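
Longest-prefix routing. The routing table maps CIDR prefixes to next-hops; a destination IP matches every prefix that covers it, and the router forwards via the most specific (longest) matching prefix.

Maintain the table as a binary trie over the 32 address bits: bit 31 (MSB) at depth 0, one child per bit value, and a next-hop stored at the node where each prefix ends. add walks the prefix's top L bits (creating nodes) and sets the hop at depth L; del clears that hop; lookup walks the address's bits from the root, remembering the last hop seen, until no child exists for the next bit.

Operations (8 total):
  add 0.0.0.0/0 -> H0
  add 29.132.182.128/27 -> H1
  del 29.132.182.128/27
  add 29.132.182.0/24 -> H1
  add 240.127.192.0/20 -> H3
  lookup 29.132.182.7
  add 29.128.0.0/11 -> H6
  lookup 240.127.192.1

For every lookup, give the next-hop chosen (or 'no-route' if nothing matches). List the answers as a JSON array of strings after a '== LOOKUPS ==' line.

Trace:
  add 0.0.0.0/0 -> H0 at depth 0
  add 29.132.182.128/27 -> H1 at depth 27
  del 29.132.182.128/27 (clear depth 27)
  add 29.132.182.0/24 -> H1 at depth 24
  add 240.127.192.0/20 -> H3 at depth 20
  ? 29.132.182.7  path d0:H0→d1:-→d2:-→d3:-→d4:-→d5:-→d6:-→d7:-→d8:-→d9:-→d10:-→d11:-→d12:-→d13:-→d14:-→d15:-→d16:-→d17:-→d18:-→d19:-→d20:-→d21:-→d22:-→d23:-→d24:H1  best=H1
  add 29.128.0.0/11 -> H6 at depth 11
  ? 240.127.192.1  path d0:H0→d1:-→d2:-→d3:-→d4:-→d5:-→d6:-→d7:-→d8:-→d9:-→d10:-→d11:-→d12:-→d13:-→d14:-→d15:-→d16:-→d17:-→d18:-→d19:-→d20:H3  best=H3

== LOOKUPS ==
["H1","H3"]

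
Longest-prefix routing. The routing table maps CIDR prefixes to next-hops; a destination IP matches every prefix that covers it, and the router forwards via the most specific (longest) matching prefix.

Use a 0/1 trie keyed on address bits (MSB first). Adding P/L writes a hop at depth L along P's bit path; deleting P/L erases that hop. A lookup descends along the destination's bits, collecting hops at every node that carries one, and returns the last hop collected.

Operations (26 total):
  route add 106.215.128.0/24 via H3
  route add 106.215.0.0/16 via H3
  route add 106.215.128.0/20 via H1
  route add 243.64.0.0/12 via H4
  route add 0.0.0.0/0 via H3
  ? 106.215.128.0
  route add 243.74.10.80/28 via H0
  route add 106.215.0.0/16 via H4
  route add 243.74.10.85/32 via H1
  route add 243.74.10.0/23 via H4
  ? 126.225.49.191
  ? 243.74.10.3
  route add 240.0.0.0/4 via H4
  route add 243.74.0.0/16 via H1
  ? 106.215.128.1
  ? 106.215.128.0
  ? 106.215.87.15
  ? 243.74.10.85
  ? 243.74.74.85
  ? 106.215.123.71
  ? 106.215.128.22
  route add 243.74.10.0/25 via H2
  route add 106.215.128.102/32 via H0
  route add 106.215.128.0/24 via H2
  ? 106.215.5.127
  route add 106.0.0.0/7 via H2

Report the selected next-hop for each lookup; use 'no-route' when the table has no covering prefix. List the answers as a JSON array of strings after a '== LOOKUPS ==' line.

Process each operation:
  + 106.215.128.0/24 (H3) depth=24
  + 106.215.0.0/16 (H3) depth=16
  + 106.215.128.0/20 (H1) depth=20
  + 243.64.0.0/12 (H4) depth=12
  + 0.0.0.0/0 (H3) depth=0
  ? 106.215.128.0  path d0:H3→d1:-→d2:-→d3:-→d4:-→d5:-→d6:-→d7:-→d8:-→d9:-→d10:-→d11:-→d12:-→d13:-→d14:-→d15:-→d16:H3→d17:-→d18:-→d19:-→d20:H1→d21:-→d22:-→d23:-→d24:H3  best=H3
  + 243.74.10.80/28 (H0) depth=28
  + 106.215.0.0/16 (H4) depth=16
  + 243.74.10.85/32 (H1) depth=32
  + 243.74.10.0/23 (H4) depth=23
  ? 126.225.49.191  path d0:H3→d1:-→d2:-→d3:-  best=H3
  ? 243.74.10.3  path d0:H3→d1:-→d2:-→d3:-→d4:-→d5:-→d6:-→d7:-→d8:-→d9:-→d10:-→d11:-→d12:H4→d13:-→d14:-→d15:-→d16:-→d17:-→d18:-→d19:-→d20:-→d21:-→d22:-→d23:H4→d24:-→d25:-  best=H4
  + 240.0.0.0/4 (H4) depth=4
  + 243.74.0.0/16 (H1) depth=16
  ? 106.215.128.1  path d0:H3→d1:-→d2:-→d3:-→d4:-→d5:-→d6:-→d7:-→d8:-→d9:-→d10:-→d11:-→d12:-→d13:-→d14:-→d15:-→d16:H4→d17:-→d18:-→d19:-→d20:H1→d21:-→d22:-→d23:-→d24:H3  best=H3
  ? 106.215.128.0  path d0:H3→d1:-→d2:-→d3:-→d4:-→d5:-→d6:-→d7:-→d8:-→d9:-→d10:-→d11:-→d12:-→d13:-→d14:-→d15:-→d16:H4→d17:-→d18:-→d19:-→d20:H1→d21:-→d22:-→d23:-→d24:H3  best=H3
  ? 106.215.87.15  path d0:H3→d1:-→d2:-→d3:-→d4:-→d5:-→d6:-→d7:-→d8:-→d9:-→d10:-→d11:-→d12:-→d13:-→d14:-→d15:-→d16:H4  best=H4
  ? 243.74.10.85  path d0:H3→d1:-→d2:-→d3:-→d4:H4→d5:-→d6:-→d7:-→d8:-→d9:-→d10:-→d11:-→d12:H4→d13:-→d14:-→d15:-→d16:H1→d17:-→d18:-→d19:-→d20:-→d21:-→d22:-→d23:H4→d24:-→d25:-→d26:-→d27:-→d28:H0→d29:-→d30:-→d31:-→d32:H1  best=H1
  ? 243.74.74.85  path d0:H3→d1:-→d2:-→d3:-→d4:H4→d5:-→d6:-→d7:-→d8:-→d9:-→d10:-→d11:-→d12:H4→d13:-→d14:-→d15:-→d16:H1→d17:-  best=H1
  ? 106.215.123.71  path d0:H3→d1:-→d2:-→d3:-→d4:-→d5:-→d6:-→d7:-→d8:-→d9:-→d10:-→d11:-→d12:-→d13:-→d14:-→d15:-→d16:H4  best=H4
  ? 106.215.128.22  path d0:H3→d1:-→d2:-→d3:-→d4:-→d5:-→d6:-→d7:-→d8:-→d9:-→d10:-→d11:-→d12:-→d13:-→d14:-→d15:-→d16:H4→d17:-→d18:-→d19:-→d20:H1→d21:-→d22:-→d23:-→d24:H3  best=H3
  + 243.74.10.0/25 (H2) depth=25
  + 106.215.128.102/32 (H0) depth=32
  + 106.215.128.0/24 (H2) depth=24
  ? 106.215.5.127  path d0:H3→d1:-→d2:-→d3:-→d4:-→d5:-→d6:-→d7:-→d8:-→d9:-→d10:-→d11:-→d12:-→d13:-→d14:-→d15:-→d16:H4  best=H4
  + 106.0.0.0/7 (H2) depth=7

== LOOKUPS ==
["H3","H3","H4","H3","H3","H4","H1","H1","H4","H3","H4"]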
◆ ◆ ◆
Your objective - Since only the total is wanted, work out how many lines of the data above contain "trie" and state it alone.

Solution for this task - 2